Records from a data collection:
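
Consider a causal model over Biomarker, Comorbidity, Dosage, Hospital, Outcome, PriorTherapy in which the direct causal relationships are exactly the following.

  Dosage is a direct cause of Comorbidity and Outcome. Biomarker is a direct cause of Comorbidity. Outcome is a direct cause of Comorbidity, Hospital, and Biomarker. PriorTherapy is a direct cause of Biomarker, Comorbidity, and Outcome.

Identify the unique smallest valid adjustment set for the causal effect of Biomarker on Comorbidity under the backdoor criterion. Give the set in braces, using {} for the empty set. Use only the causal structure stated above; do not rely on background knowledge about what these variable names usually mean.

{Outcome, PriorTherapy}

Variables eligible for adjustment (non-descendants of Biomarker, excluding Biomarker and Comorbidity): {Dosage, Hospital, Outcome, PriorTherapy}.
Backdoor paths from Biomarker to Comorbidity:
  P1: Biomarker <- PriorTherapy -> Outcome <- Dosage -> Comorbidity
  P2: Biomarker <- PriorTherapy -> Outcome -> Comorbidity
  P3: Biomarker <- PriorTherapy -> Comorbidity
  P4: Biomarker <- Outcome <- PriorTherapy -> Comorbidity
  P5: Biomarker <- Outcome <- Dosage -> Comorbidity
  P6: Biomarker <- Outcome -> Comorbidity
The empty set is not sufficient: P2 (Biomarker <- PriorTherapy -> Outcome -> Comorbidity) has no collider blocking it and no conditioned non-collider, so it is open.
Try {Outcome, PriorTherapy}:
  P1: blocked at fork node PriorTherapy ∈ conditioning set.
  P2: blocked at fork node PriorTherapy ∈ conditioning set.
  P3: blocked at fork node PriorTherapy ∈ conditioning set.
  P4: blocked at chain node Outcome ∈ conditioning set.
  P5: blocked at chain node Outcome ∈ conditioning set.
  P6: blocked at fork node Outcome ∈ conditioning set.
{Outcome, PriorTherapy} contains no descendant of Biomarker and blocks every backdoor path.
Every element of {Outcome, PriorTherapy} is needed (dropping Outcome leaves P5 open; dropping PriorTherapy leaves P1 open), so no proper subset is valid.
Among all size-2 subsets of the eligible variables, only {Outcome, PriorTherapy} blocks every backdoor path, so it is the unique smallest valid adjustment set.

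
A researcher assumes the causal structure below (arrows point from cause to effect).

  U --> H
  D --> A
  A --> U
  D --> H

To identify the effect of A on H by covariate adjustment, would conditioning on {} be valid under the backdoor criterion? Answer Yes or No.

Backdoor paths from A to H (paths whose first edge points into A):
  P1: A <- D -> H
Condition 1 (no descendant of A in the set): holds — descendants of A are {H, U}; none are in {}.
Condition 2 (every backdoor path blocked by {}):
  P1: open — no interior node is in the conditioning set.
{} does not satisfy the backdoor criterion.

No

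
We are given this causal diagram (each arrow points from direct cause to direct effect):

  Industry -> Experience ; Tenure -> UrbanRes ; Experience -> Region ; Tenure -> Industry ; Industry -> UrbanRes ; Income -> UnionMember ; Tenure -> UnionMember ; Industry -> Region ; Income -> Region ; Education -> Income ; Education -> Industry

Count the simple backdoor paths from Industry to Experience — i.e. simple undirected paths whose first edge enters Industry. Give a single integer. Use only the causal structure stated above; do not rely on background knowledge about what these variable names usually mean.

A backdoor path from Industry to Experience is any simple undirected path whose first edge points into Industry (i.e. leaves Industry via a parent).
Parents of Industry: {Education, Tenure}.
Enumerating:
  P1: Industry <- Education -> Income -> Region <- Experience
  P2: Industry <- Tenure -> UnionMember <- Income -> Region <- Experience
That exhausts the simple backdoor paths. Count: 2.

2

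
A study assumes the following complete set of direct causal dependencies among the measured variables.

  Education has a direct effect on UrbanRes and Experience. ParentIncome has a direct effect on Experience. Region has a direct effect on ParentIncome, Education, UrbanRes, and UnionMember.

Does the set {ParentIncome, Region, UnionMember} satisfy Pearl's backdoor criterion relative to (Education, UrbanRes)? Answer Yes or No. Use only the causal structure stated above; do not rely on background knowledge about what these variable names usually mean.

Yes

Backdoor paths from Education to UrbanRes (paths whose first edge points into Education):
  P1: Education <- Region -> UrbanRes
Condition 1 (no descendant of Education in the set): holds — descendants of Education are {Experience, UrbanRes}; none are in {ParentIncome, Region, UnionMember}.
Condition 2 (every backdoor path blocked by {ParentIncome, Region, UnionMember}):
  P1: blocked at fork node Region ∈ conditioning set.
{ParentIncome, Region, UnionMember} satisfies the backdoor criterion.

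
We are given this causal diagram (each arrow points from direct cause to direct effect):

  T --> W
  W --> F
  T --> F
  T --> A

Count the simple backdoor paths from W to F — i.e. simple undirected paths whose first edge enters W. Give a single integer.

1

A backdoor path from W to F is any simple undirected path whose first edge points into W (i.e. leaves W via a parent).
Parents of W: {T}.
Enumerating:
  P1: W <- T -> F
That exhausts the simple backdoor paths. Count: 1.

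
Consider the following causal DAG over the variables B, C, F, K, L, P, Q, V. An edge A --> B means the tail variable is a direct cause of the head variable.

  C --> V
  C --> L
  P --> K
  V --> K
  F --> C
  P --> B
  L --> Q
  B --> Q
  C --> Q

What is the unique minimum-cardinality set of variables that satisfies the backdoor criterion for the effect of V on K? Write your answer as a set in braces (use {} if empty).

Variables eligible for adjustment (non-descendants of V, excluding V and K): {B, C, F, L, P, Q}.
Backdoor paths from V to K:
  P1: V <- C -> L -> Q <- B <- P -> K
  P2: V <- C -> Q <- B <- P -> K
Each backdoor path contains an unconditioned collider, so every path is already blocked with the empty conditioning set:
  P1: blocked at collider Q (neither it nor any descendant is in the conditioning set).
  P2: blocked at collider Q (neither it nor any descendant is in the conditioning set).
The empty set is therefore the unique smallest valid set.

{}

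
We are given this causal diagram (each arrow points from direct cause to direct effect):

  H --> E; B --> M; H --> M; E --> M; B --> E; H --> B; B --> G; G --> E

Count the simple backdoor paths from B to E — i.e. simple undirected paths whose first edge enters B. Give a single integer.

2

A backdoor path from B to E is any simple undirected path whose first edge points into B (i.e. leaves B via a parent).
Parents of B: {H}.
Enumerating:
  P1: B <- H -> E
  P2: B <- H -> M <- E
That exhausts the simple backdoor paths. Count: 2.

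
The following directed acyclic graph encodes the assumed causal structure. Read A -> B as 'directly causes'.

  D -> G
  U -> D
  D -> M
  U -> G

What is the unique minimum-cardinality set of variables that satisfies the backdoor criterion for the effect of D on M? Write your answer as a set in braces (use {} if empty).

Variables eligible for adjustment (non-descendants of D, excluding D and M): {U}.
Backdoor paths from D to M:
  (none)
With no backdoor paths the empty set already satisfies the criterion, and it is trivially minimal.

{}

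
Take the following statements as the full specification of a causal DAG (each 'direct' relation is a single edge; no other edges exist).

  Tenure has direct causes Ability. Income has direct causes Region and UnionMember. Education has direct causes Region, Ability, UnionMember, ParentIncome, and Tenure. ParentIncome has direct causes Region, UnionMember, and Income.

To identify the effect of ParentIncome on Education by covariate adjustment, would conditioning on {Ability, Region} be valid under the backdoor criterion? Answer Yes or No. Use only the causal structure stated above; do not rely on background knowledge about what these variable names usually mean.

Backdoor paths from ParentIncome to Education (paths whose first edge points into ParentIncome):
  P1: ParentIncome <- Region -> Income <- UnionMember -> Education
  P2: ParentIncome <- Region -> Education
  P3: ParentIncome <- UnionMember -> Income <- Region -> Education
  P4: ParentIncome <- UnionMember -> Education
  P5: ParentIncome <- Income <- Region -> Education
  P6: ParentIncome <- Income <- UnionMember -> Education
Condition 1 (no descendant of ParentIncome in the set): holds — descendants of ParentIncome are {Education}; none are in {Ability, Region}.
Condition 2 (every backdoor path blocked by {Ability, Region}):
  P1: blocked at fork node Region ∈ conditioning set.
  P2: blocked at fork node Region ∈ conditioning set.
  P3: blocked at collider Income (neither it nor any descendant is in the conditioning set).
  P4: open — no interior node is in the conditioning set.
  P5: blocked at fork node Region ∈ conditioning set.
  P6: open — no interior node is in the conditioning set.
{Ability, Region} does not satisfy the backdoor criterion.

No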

REQUIREMENT →
The lines needed run from the first line of the data through the line containing "Dosage is a"; give them again exactly and nothing else.

COMPLETED EXERCISE →
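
Consider a causal model over Biomarker, Comorbidity, Dosage, Hospital, Outcome, PriorTherapy in which the direct causal relationships are exactly the following.

  Dosage is a direct cause of Comorbidity and Outcome. Biomarker is a direct cause of Comorbidity. Outcome is a direct cause of Comorbidity, Hospital, and Biomarker. PriorTherapy is a direct cause of Biomarker, Comorbidity, and Outcome.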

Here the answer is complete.